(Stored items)
>>>>>

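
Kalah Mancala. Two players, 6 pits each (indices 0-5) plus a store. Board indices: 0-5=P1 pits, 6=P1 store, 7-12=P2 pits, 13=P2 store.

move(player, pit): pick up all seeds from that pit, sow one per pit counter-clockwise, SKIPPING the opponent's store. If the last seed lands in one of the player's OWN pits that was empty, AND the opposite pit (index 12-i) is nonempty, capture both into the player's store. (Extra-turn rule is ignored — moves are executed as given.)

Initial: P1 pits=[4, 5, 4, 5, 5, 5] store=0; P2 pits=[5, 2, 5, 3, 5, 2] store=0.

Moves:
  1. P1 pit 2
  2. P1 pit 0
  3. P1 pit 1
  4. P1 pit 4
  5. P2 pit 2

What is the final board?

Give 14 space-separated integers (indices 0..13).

Move 1: P1 pit2 -> P1=[4,5,0,6,6,6](1) P2=[5,2,5,3,5,2](0)
Move 2: P1 pit0 -> P1=[0,6,1,7,7,6](1) P2=[5,2,5,3,5,2](0)
Move 3: P1 pit1 -> P1=[0,0,2,8,8,7](2) P2=[6,2,5,3,5,2](0)
Move 4: P1 pit4 -> P1=[0,0,2,8,0,8](3) P2=[7,3,6,4,6,3](0)
Move 5: P2 pit2 -> P1=[1,1,2,8,0,8](3) P2=[7,3,0,5,7,4](1)

Answer: 1 1 2 8 0 8 3 7 3 0 5 7 4 1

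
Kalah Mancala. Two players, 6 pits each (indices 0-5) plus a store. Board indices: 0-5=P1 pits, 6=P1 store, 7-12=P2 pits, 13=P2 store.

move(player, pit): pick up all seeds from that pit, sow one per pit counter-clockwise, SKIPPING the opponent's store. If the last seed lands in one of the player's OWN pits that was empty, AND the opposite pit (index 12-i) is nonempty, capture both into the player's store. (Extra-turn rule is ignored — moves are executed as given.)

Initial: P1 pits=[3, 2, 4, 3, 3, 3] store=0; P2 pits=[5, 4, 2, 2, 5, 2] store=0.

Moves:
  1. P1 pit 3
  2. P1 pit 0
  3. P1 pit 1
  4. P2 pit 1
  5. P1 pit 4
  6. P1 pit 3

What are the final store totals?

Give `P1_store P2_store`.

Move 1: P1 pit3 -> P1=[3,2,4,0,4,4](1) P2=[5,4,2,2,5,2](0)
Move 2: P1 pit0 -> P1=[0,3,5,0,4,4](4) P2=[5,4,0,2,5,2](0)
Move 3: P1 pit1 -> P1=[0,0,6,1,5,4](4) P2=[5,4,0,2,5,2](0)
Move 4: P2 pit1 -> P1=[0,0,6,1,5,4](4) P2=[5,0,1,3,6,3](0)
Move 5: P1 pit4 -> P1=[0,0,6,1,0,5](5) P2=[6,1,2,3,6,3](0)
Move 6: P1 pit3 -> P1=[0,0,6,0,0,5](7) P2=[6,0,2,3,6,3](0)

Answer: 7 0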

<<<<<

» PROBLEM STATEMENT:
The entries shown above must be reproduced in full, exactly as written.

» RESPONSE:
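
Kalah Mancala. Two players, 6 pits each (indices 0-5) plus a store. Board indices: 0-5=P1 pits, 6=P1 store, 7-12=P2 pits, 13=P2 store.

move(player, pit): pick up all seeds from that pit, sow one per pit counter-clockwise, SKIPPING the opponent's store. If the last seed lands in one of the player's OWN pits that was empty, AND the opposite pit (index 12-i) is nonempty, capture both into the player's store. (Extra-turn rule is ignored — moves are executed as given.)

Initial: P1 pits=[4, 5, 4, 5, 5, 5] store=0; P2 pits=[5, 2, 5, 3, 5, 2] store=0.

Moves:
  1. P1 pit 2
  2. P1 pit 0
  3. P1 pit 1
  4. P1 pit 4
  5. P2 pit 2

What is the final board?

Give 14 space-separated integers (indices 0..13).

Move 1: P1 pit2 -> P1=[4,5,0,6,6,6](1) P2=[5,2,5,3,5,2](0)
Move 2: P1 pit0 -> P1=[0,6,1,7,7,6](1) P2=[5,2,5,3,5,2](0)
Move 3: P1 pit1 -> P1=[0,0,2,8,8,7](2) P2=[6,2,5,3,5,2](0)
Move 4: P1 pit4 -> P1=[0,0,2,8,0,8](3) P2=[7,3,6,4,6,3](0)
Move 5: P2 pit2 -> P1=[1,1,2,8,0,8](3) P2=[7,3,0,5,7,4](1)

Answer: 1 1 2 8 0 8 3 7 3 0 5 7 4 1

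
Kalah Mancala. Two players, 6 pits each (indices 0-5) plus a store. Board indices: 0-5=P1 pits, 6=P1 store, 7-12=P2 pits, 13=P2 store.

move(player, pit): pick up all seeds from that pit, sow one per pit counter-clockwise, SKIPPING the opponent's store. If the last seed lands in one of the player's OWN pits that was empty, AND the opposite pit (index 12-i) is nonempty, capture both into the player's store. (Extra-turn rule is ignored — moves are executed as given.)

Initial: P1 pits=[3, 2, 4, 3, 3, 3] store=0; P2 pits=[5, 4, 2, 2, 5, 2] store=0.

Moves:
  1. P1 pit 3
  2. P1 pit 0
  3. P1 pit 1
  4. P2 pit 1
  5. P1 pit 4
  6. P1 pit 3

What are the final store totals?

Give `P1_store P2_store`.

Move 1: P1 pit3 -> P1=[3,2,4,0,4,4](1) P2=[5,4,2,2,5,2](0)
Move 2: P1 pit0 -> P1=[0,3,5,0,4,4](4) P2=[5,4,0,2,5,2](0)
Move 3: P1 pit1 -> P1=[0,0,6,1,5,4](4) P2=[5,4,0,2,5,2](0)
Move 4: P2 pit1 -> P1=[0,0,6,1,5,4](4) P2=[5,0,1,3,6,3](0)
Move 5: P1 pit4 -> P1=[0,0,6,1,0,5](5) P2=[6,1,2,3,6,3](0)
Move 6: P1 pit3 -> P1=[0,0,6,0,0,5](7) P2=[6,0,2,3,6,3](0)

Answer: 7 0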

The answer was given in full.